### ASSIGNMENT:
Copy exactly the lines of the material below that run from the one containing "d/dd [6.63*d^3 - 5.17*d^2" through the one containing "(u^3 + 21*u^2/2". Copy no other lines.
##### SUPPLIED INFORMATION
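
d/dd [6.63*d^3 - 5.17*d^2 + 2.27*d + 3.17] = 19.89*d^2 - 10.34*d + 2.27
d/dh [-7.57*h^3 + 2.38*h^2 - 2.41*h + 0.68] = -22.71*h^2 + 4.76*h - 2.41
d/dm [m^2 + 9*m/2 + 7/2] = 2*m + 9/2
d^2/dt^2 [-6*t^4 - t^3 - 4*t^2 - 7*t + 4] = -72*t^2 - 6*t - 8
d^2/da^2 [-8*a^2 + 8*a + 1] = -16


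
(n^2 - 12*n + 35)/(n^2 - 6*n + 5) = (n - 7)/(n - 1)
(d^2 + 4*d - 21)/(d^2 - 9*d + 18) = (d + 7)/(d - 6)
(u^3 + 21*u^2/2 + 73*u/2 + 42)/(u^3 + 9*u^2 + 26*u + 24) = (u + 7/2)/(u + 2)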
##########
##### SUPPLIED INFORMATION
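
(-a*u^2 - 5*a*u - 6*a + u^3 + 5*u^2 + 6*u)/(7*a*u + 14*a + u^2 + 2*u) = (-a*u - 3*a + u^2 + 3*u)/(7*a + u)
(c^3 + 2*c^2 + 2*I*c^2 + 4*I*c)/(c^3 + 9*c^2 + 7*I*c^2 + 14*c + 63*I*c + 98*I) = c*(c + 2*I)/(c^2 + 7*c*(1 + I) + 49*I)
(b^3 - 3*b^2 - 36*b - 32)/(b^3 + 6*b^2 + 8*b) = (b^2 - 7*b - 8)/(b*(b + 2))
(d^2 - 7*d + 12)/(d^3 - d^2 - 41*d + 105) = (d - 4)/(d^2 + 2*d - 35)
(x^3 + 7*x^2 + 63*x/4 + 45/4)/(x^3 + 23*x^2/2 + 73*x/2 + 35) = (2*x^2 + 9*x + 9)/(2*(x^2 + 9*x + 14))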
##########
##### SUPPLIED INFORMATION
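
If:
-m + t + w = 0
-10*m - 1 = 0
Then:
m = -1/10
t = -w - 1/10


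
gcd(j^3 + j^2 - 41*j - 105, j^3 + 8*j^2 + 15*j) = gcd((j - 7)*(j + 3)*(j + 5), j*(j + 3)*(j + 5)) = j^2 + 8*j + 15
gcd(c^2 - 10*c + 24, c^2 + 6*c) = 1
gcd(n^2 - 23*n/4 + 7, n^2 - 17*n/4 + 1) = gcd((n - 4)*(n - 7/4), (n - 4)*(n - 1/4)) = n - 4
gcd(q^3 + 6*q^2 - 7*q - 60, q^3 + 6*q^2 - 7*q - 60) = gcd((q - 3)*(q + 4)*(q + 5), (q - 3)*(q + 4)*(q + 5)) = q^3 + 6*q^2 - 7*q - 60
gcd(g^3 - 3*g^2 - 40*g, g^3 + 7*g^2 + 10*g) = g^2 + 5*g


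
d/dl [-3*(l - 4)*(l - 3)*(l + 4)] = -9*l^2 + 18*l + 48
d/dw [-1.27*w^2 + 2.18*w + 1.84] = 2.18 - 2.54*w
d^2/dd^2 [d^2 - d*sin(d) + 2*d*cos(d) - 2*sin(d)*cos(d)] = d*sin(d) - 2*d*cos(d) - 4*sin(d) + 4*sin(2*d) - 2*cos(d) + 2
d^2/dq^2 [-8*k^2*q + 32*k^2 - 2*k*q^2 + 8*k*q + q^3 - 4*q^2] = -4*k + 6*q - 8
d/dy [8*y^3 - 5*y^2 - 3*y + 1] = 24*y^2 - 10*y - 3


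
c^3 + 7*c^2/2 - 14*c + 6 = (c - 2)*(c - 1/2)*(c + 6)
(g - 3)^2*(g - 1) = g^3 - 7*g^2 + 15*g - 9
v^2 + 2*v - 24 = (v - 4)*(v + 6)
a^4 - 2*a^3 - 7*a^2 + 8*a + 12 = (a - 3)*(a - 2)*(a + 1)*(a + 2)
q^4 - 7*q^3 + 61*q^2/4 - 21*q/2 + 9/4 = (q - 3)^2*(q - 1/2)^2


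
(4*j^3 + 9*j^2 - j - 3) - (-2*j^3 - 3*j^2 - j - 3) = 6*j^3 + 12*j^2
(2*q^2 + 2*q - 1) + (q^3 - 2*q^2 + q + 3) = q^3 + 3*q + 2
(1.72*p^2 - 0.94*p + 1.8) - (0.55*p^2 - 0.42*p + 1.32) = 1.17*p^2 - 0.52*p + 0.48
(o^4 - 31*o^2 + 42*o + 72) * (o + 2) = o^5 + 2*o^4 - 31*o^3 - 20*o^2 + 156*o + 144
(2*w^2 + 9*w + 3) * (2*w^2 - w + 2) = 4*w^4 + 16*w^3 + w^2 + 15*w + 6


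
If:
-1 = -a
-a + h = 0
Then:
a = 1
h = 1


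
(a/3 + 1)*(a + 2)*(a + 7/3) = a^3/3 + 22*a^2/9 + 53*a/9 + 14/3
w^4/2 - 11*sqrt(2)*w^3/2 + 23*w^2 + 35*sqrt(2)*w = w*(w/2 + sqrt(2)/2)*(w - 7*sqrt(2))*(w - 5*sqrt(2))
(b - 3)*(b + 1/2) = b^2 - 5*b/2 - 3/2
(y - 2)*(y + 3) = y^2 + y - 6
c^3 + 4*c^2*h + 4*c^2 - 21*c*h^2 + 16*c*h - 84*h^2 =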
##########
### RESULT OF THE TASK:
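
d/dd [6.63*d^3 - 5.17*d^2 + 2.27*d + 3.17] = 19.89*d^2 - 10.34*d + 2.27
d/dh [-7.57*h^3 + 2.38*h^2 - 2.41*h + 0.68] = -22.71*h^2 + 4.76*h - 2.41
d/dm [m^2 + 9*m/2 + 7/2] = 2*m + 9/2
d^2/dt^2 [-6*t^4 - t^3 - 4*t^2 - 7*t + 4] = -72*t^2 - 6*t - 8
d^2/da^2 [-8*a^2 + 8*a + 1] = -16


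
(n^2 - 12*n + 35)/(n^2 - 6*n + 5) = (n - 7)/(n - 1)
(d^2 + 4*d - 21)/(d^2 - 9*d + 18) = (d + 7)/(d - 6)
(u^3 + 21*u^2/2 + 73*u/2 + 42)/(u^3 + 9*u^2 + 26*u + 24) = (u + 7/2)/(u + 2)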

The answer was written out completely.